=== Begin Enclosure ===

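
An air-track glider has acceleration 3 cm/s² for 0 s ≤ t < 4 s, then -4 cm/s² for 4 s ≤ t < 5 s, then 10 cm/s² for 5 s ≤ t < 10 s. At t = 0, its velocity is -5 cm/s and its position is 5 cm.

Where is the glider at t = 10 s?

154 cm

On each constant-a segment, Δv = aΔt and Δx = v₀Δt + ½aΔt²; chain segment to segment.
0–4 s: v starts -5 cm/s; Δx = -5·4 + ½·3·4² = 4 cm; v ends 7 cm/s.
4–5 s: v starts 7 cm/s; Δx = 7·1 + ½·-4·1² = 5 cm; v ends 3 cm/s.
5–10 s: v starts 3 cm/s; Δx = 3·5 + ½·10·5² = 140 cm; v ends 53 cm/s.
x(10) = 5 + Σ Δx = 154 cm.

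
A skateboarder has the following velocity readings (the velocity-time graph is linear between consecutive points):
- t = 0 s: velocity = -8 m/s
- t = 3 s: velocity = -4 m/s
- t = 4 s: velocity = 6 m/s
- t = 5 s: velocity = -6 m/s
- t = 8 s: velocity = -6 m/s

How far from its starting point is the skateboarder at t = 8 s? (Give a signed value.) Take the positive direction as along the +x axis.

-35 m

Displacement is the signed area under the v-t curve.
0–3 s: ½(-8 + -4)(3) = -18 m
3–4 s: ½(-4 + 6)(1) = 1 m
4–5 s: ½(6 + -6)(1) = 0 m
5–8 s: -6 × 3 = -18 m
Net displacement = -35 m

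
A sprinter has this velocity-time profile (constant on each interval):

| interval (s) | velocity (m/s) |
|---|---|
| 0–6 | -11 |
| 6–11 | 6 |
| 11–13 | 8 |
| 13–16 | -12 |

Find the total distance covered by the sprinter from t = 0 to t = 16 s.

Distance (not displacement) is the total path length: add the absolute areas under v-t.
0–6 s: |-11| × 6 = 66 m
6–11 s: |6| × 5 = 30 m
11–13 s: |8| × 2 = 16 m
13–16 s: |-12| × 3 = 36 m
Total distance = 148 m

148 m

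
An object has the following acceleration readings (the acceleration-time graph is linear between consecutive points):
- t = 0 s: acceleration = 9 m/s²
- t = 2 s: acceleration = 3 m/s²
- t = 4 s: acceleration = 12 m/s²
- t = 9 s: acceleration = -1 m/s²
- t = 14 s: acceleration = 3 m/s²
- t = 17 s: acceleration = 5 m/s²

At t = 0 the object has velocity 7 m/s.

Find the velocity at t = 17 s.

Δv equals the area under the a-t graph; then v = v₀ + Δv.
0–2 s: ½(9 + 3)(2) = 12 m/s
2–4 s: ½(3 + 12)(2) = 15 m/s
4–9 s: ½(12 + -1)(5) = 27.5 m/s
9–14 s: ½(-1 + 3)(5) = 5 m/s
14–17 s: ½(3 + 5)(3) = 12 m/s
Δv = 71.5 m/s, so v(17) = 7 + (71.5) = 78.5 m/s.

78.5 m/s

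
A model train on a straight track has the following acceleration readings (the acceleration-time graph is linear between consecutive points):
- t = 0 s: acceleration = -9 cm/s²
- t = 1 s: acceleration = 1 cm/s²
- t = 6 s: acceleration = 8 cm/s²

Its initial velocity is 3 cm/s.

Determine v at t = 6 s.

Δv equals the area under the a-t graph; then v = v₀ + Δv.
0–1 s: ½(-9 + 1)(1) = -4 cm/s
1–6 s: ½(1 + 8)(5) = 22.5 cm/s
Δv = 18.5 cm/s, so v(6) = 3 + (18.5) = 21.5 cm/s.

21.5 cm/s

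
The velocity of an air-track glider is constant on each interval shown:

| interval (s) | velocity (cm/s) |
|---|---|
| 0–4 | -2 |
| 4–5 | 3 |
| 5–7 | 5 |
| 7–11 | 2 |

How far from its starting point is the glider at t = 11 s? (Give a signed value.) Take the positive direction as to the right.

Displacement is the signed area under the v-t curve.
0–4 s: -2 × 4 = -8 cm
4–5 s: 3 × 1 = 3 cm
5–7 s: 5 × 2 = 10 cm
7–11 s: 2 × 4 = 8 cm
Net displacement = 13 cm

13 cm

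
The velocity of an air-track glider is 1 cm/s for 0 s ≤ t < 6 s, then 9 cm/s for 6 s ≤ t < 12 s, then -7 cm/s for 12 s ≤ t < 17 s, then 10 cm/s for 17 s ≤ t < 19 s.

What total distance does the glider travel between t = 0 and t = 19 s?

115 cm

Total distance travelled is ∫|v| dt — sum the magnitudes of each area piece.
0–6 s: |1| × 6 = 6 cm
6–12 s: |9| × 6 = 54 cm
12–17 s: |-7| × 5 = 35 cm
17–19 s: |10| × 2 = 20 cm
Total distance = 115 cm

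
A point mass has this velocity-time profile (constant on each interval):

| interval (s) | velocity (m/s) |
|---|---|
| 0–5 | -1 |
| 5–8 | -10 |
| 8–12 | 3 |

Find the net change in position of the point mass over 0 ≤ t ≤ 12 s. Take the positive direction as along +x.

-23 m

Net displacement equals the area under the velocity-time graph (areas below the axis count negative).
0–5 s: -1 × 5 = -5 m
5–8 s: -10 × 3 = -30 m
8–12 s: 3 × 4 = 12 m
Net displacement = -23 m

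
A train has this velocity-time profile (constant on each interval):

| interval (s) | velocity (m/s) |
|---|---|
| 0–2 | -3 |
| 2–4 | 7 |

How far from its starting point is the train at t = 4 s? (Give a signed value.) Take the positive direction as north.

Net displacement equals the area under the velocity-time graph (areas below the axis count negative).
0–2 s: -3 × 2 = -6 m
2–4 s: 7 × 2 = 14 m
Net displacement = 8 m

8 m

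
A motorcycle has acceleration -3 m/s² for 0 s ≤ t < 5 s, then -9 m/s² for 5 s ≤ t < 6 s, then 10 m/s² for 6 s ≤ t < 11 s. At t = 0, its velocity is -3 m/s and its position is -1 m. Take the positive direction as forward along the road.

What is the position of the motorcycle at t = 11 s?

-86 m

On each constant-a segment, Δv = aΔt and Δx = v₀Δt + ½aΔt²; chain segment to segment.
0–5 s: v starts -3 m/s; Δx = -3·5 + ½·-3·5² = -52.5 m; v ends -18 m/s.
5–6 s: v starts -18 m/s; Δx = -18·1 + ½·-9·1² = -22.5 m; v ends -27 m/s.
6–11 s: v starts -27 m/s; Δx = -27·5 + ½·10·5² = -10 m; v ends 23 m/s.
x(11) = -1 + Σ Δx = -86 m.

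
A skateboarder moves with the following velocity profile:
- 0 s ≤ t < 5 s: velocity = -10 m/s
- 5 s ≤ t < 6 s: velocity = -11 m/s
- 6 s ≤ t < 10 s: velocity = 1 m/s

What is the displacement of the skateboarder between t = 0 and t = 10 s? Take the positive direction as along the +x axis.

-57 m

Displacement is the signed area under the v-t curve.
0–5 s: -10 × 5 = -50 m
5–6 s: -11 × 1 = -11 m
6–10 s: 1 × 4 = 4 m
Net displacement = -57 m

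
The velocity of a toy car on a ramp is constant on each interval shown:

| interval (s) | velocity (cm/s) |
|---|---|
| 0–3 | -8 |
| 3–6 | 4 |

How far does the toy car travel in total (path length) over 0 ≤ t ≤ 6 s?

Total distance travelled is ∫|v| dt — sum the magnitudes of each area piece.
0–3 s: |-8| × 3 = 24 cm
3–6 s: |4| × 3 = 12 cm
Total distance = 36 cm

36 cm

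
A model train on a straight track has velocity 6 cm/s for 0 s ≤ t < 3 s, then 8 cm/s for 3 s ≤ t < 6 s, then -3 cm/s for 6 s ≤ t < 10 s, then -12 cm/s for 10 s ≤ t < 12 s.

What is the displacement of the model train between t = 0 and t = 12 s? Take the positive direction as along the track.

Net displacement equals the area under the velocity-time graph (areas below the axis count negative).
0–3 s: 6 × 3 = 18 cm
3–6 s: 8 × 3 = 24 cm
6–10 s: -3 × 4 = -12 cm
10–12 s: -12 × 2 = -24 cm
Net displacement = 6 cm

6 cm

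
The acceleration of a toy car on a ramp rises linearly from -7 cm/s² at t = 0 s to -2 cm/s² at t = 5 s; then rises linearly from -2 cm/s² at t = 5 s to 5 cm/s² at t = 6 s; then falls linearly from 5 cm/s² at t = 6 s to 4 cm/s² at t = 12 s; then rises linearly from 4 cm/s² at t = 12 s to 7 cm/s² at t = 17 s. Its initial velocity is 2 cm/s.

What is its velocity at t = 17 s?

Δv equals the area under the a-t graph; then v = v₀ + Δv.
0–5 s: ½(-7 + -2)(5) = -22.5 cm/s
5–6 s: ½(-2 + 5)(1) = 1.5 cm/s
6–12 s: ½(5 + 4)(6) = 27 cm/s
12–17 s: ½(4 + 7)(5) = 27.5 cm/s
Δv = 33.5 cm/s, so v(17) = 2 + (33.5) = 35.5 cm/s.

35.5 cm/s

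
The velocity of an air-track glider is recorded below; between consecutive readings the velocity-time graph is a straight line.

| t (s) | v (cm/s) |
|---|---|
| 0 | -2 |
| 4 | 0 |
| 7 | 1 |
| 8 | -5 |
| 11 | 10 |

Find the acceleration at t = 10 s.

5 cm/s²

Acceleration is the slope of the v-t graph on 8–11 s: (10 − -5)/(11 − 8) = 5 cm/s².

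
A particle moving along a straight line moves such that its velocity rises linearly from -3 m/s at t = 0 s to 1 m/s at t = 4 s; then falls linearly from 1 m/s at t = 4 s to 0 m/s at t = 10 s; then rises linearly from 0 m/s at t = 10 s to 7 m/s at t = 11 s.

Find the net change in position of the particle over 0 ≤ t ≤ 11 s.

Displacement is the signed area under the v-t curve.
0–4 s: ½(-3 + 1)(4) = -4 m
4–10 s: ½(1 + 0)(6) = 3 m
10–11 s: ½(0 + 7)(1) = 3.5 m
Net displacement = 2.5 m

2.5 m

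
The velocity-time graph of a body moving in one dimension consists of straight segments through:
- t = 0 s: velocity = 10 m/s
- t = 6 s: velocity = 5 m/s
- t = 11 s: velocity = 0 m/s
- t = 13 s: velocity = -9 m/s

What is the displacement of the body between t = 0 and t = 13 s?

48.5 m

Displacement is the signed area under the v-t curve.
0–6 s: ½(10 + 5)(6) = 45 m
6–11 s: ½(5 + 0)(5) = 12.5 m
11–13 s: ½(0 + -9)(2) = -9 m
Net displacement = 48.5 m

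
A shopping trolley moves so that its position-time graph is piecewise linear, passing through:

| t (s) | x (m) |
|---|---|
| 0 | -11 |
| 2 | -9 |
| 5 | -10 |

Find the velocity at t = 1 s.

Velocity is the slope of the x-t graph on 0–2 s: (-9 − -11)/(2 − 0) = 1 m/s.

1 m/s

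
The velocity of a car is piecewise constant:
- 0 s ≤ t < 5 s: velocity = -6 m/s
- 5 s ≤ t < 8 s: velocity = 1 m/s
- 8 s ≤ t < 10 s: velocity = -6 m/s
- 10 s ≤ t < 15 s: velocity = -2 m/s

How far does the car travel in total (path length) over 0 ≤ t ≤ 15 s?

Distance (not displacement) is the total path length: add the absolute areas under v-t.
0–5 s: |-6| × 5 = 30 m
5–8 s: |1| × 3 = 3 m
8–10 s: |-6| × 2 = 12 m
10–15 s: |-2| × 5 = 10 m
Total distance = 55 m

55 m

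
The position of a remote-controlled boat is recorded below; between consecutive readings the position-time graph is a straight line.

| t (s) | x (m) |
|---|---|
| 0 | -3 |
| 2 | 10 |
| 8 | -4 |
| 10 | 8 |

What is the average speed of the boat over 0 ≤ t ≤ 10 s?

Average speed = (total path length)/(elapsed time); on a piecewise-linear x-t graph the path length is Σ|Δx|.
0–2 s: |Δx| = |10 − -3| = 13 m
2–8 s: |Δx| = |-4 − 10| = 14 m
8–10 s: |Δx| = |8 − -4| = 12 m
Total path = 39 m; average speed = 39/10 = 3.9 m/s.

3.9 m/s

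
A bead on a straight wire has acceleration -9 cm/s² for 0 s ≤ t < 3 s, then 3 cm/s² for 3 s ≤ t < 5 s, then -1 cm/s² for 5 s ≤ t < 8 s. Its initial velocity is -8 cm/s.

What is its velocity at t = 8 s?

Δv equals the area under the a-t graph; then v = v₀ + Δv.
0–3 s: -9 × 3 = -27 cm/s
3–5 s: 3 × 2 = 6 cm/s
5–8 s: -1 × 3 = -3 cm/s
Δv = -24 cm/s, so v(8) = -8 + (-24) = -32 cm/s.

-32 cm/s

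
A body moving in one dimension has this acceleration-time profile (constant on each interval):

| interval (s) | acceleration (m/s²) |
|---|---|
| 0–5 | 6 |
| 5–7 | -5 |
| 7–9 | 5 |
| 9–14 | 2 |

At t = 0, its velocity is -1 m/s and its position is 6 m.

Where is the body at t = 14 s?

342 m

On each constant-a segment, Δv = aΔt and Δx = v₀Δt + ½aΔt²; chain segment to segment.
0–5 s: v starts -1 m/s; Δx = -1·5 + ½·6·5² = 70 m; v ends 29 m/s.
5–7 s: v starts 29 m/s; Δx = 29·2 + ½·-5·2² = 48 m; v ends 19 m/s.
7–9 s: v starts 19 m/s; Δx = 19·2 + ½·5·2² = 48 m; v ends 29 m/s.
9–14 s: v starts 29 m/s; Δx = 29·5 + ½·2·5² = 170 m; v ends 39 m/s.
x(14) = 6 + Σ Δx = 342 m.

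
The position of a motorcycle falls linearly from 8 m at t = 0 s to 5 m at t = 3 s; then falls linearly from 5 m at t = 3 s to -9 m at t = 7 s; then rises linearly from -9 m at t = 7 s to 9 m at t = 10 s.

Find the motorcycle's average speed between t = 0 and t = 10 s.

Average speed = (total path length)/(elapsed time); on a piecewise-linear x-t graph the path length is Σ|Δx|.
0–3 s: |Δx| = |5 − 8| = 3 m
3–7 s: |Δx| = |-9 − 5| = 14 m
7–10 s: |Δx| = |9 − -9| = 18 m
Total path = 35 m; average speed = 35/10 = 3.5 m/s.

3.5 m/s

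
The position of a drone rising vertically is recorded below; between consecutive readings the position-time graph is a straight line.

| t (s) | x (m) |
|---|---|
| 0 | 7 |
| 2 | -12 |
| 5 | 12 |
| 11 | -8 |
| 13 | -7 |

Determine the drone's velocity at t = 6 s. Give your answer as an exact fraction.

-10/3 m/s

Velocity is the slope of the x-t graph on 5–11 s: (-8 − 12)/(11 − 5) = -10/3 m/s.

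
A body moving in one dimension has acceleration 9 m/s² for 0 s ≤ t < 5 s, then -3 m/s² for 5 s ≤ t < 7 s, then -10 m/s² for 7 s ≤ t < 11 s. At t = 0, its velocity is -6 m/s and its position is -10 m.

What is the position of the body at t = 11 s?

On each constant-a segment, Δv = aΔt and Δx = v₀Δt + ½aΔt²; chain segment to segment.
0–5 s: v starts -6 m/s; Δx = -6·5 + ½·9·5² = 82.5 m; v ends 39 m/s.
5–7 s: v starts 39 m/s; Δx = 39·2 + ½·-3·2² = 72 m; v ends 33 m/s.
7–11 s: v starts 33 m/s; Δx = 33·4 + ½·-10·4² = 52 m; v ends -7 m/s.
x(11) = -10 + Σ Δx = 196.5 m.

196.5 m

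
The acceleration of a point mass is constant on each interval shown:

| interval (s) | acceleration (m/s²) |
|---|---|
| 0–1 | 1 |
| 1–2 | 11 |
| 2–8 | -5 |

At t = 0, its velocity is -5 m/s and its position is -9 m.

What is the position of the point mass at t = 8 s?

On each constant-a segment, Δv = aΔt and Δx = v₀Δt + ½aΔt²; chain segment to segment.
0–1 s: v starts -5 m/s; Δx = -5·1 + ½·1·1² = -4.5 m; v ends -4 m/s.
1–2 s: v starts -4 m/s; Δx = -4·1 + ½·11·1² = 1.5 m; v ends 7 m/s.
2–8 s: v starts 7 m/s; Δx = 7·6 + ½·-5·6² = -48 m; v ends -23 m/s.
x(8) = -9 + Σ Δx = -60 m.

-60 m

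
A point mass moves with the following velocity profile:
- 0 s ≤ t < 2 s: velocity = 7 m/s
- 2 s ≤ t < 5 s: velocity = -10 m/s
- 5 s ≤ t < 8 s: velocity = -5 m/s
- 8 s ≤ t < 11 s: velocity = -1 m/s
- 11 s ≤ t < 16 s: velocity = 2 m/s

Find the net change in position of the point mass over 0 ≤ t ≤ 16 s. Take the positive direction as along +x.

-24 m

Displacement is the signed area under the v-t curve.
0–2 s: 7 × 2 = 14 m
2–5 s: -10 × 3 = -30 m
5–8 s: -5 × 3 = -15 m
8–11 s: -1 × 3 = -3 m
11–16 s: 2 × 5 = 10 m
Net displacement = -24 m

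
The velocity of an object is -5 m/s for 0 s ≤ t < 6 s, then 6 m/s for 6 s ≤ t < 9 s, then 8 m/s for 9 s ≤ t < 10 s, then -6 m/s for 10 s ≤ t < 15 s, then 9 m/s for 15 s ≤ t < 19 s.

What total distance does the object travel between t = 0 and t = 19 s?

122 m

Distance (not displacement) is the total path length: add the absolute areas under v-t.
0–6 s: |-5| × 6 = 30 m
6–9 s: |6| × 3 = 18 m
9–10 s: |8| × 1 = 8 m
10–15 s: |-6| × 5 = 30 m
15–19 s: |9| × 4 = 36 m
Total distance = 122 m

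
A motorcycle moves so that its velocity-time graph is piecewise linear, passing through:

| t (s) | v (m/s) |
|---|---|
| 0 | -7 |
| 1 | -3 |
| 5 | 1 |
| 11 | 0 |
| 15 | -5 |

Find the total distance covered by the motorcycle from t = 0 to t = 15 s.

23 m

Distance (not displacement) is the total path length: add the absolute areas under v-t.
0–1 s: |½(-7 + -3)(1)| = 5 m
1–5 s: v = 0 at t = 4 s; triangle areas 4.5 + 0.5 = 5 m
5–11 s: |½(1 + 0)(6)| = 3 m
11–15 s: |½(0 + -5)(4)| = 10 m
Total distance = 23 m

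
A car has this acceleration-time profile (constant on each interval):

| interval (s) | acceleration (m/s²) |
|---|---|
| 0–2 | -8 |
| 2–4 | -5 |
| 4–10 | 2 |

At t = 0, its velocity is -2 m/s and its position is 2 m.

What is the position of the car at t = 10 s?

On each constant-a segment, Δv = aΔt and Δx = v₀Δt + ½aΔt²; chain segment to segment.
0–2 s: v starts -2 m/s; Δx = -2·2 + ½·-8·2² = -20 m; v ends -18 m/s.
2–4 s: v starts -18 m/s; Δx = -18·2 + ½·-5·2² = -46 m; v ends -28 m/s.
4–10 s: v starts -28 m/s; Δx = -28·6 + ½·2·6² = -132 m; v ends -16 m/s.
x(10) = 2 + Σ Δx = -196 m.

-196 m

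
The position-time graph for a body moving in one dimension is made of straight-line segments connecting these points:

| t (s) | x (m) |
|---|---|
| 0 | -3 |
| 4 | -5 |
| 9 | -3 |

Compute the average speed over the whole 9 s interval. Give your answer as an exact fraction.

4/9 m/s

Average speed = (total path length)/(elapsed time); on a piecewise-linear x-t graph the path length is Σ|Δx|.
0–4 s: |Δx| = |-5 − -3| = 2 m
4–9 s: |Δx| = |-3 − -5| = 2 m
Total path = 4 m; average speed = 4/9 = 4/9 m/s.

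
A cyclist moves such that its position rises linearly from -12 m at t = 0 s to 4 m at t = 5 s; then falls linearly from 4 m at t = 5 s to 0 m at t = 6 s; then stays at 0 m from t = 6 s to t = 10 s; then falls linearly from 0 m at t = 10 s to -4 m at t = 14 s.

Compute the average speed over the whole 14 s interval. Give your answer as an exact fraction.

Average speed = (total path length)/(elapsed time); on a piecewise-linear x-t graph the path length is Σ|Δx|.
0–5 s: |Δx| = |4 − -12| = 16 m
5–6 s: |Δx| = |0 − 4| = 4 m
6–10 s: |Δx| = |0 − 0| = 0 m
10–14 s: |Δx| = |-4 − 0| = 4 m
Total path = 24 m; average speed = 24/14 = 12/7 m/s.

12/7 m/s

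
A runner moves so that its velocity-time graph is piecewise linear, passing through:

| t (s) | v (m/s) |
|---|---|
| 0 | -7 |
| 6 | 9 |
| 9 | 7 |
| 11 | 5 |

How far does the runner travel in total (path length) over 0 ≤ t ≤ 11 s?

60.375 m

Total distance travelled is ∫|v| dt — sum the magnitudes of each area piece.
0–6 s: v = 0 at t = 2.625 s; triangle areas 9.1875 + 15.1875 = 24.375 m
6–9 s: |½(9 + 7)(3)| = 24 m
9–11 s: |½(7 + 5)(2)| = 12 m
Total distance = 60.375 m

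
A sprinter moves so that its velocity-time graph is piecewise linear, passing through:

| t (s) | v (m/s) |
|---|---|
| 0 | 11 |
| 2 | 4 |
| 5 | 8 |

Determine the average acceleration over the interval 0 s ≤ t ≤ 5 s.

-0.6 m/s²

Average acceleration = Δv/Δt = (8 − 11)/(5 − 0) = -0.6 m/s².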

=== End Enclosure ===

WHAT YOU SHOULD DO - From the records above, copy each line where the word "through" can be found.

OUTPUT -
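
The velocity-time graph of a body moving in one dimension consists of straight segments through:
A shopping trolley moves so that its position-time graph is piecewise linear, passing through:
A motorcycle moves so that its velocity-time graph is piecewise linear, passing through:
A runner moves so that its velocity-time graph is piecewise linear, passing through:
A sprinter moves so that its velocity-time graph is piecewise linear, passing through: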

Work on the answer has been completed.